== Stored data entries ==
━━━━━━━━━━━━━━━━

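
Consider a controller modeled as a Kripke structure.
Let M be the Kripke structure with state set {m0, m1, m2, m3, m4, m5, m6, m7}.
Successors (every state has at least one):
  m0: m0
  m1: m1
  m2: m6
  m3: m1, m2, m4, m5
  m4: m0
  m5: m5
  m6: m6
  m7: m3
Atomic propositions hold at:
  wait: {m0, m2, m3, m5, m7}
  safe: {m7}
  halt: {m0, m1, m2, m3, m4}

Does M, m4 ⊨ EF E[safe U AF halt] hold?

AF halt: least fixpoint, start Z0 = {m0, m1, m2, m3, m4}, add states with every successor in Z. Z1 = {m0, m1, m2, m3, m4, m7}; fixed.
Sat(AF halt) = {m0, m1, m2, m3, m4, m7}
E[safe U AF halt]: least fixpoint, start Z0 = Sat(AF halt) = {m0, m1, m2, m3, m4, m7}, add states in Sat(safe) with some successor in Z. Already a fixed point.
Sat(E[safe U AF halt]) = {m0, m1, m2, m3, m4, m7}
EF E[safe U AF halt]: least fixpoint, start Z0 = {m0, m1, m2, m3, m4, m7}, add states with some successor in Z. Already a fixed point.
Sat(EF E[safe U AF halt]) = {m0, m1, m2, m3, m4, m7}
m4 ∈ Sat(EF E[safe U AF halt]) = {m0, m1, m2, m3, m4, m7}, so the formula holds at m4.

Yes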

━━━━━━━━━━━━━━━━

== Activity ==
Above are the records; copy exactly the lines from the one with "m3: m1, m2, m4, m5" through the final line.

== Reply to the exercise ==
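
  m3: m1, m2, m4, m5
  m4: m0
  m5: m5
  m6: m6
  m7: m3
Atomic propositions hold at:
  wait: {m0, m2, m3, m5, m7}
  safe: {m7}
  halt: {m0, m1, m2, m3, m4}

Does M, m4 ⊨ EF E[safe U AF halt] hold?

AF halt: least fixpoint, start Z0 = {m0, m1, m2, m3, m4}, add states with every successor in Z. Z1 = {m0, m1, m2, m3, m4, m7}; fixed.
Sat(AF halt) = {m0, m1, m2, m3, m4, m7}
E[safe U AF halt]: least fixpoint, start Z0 = Sat(AF halt) = {m0, m1, m2, m3, m4, m7}, add states in Sat(safe) with some successor in Z. Already a fixed point.
Sat(E[safe U AF halt]) = {m0, m1, m2, m3, m4, m7}
EF E[safe U AF halt]: least fixpoint, start Z0 = {m0, m1, m2, m3, m4, m7}, add states with some successor in Z. Already a fixed point.
Sat(EF E[safe U AF halt]) = {m0, m1, m2, m3, m4, m7}
m4 ∈ Sat(EF E[safe U AF halt]) = {m0, m1, m2, m3, m4, m7}, so the formula holds at m4.

Yes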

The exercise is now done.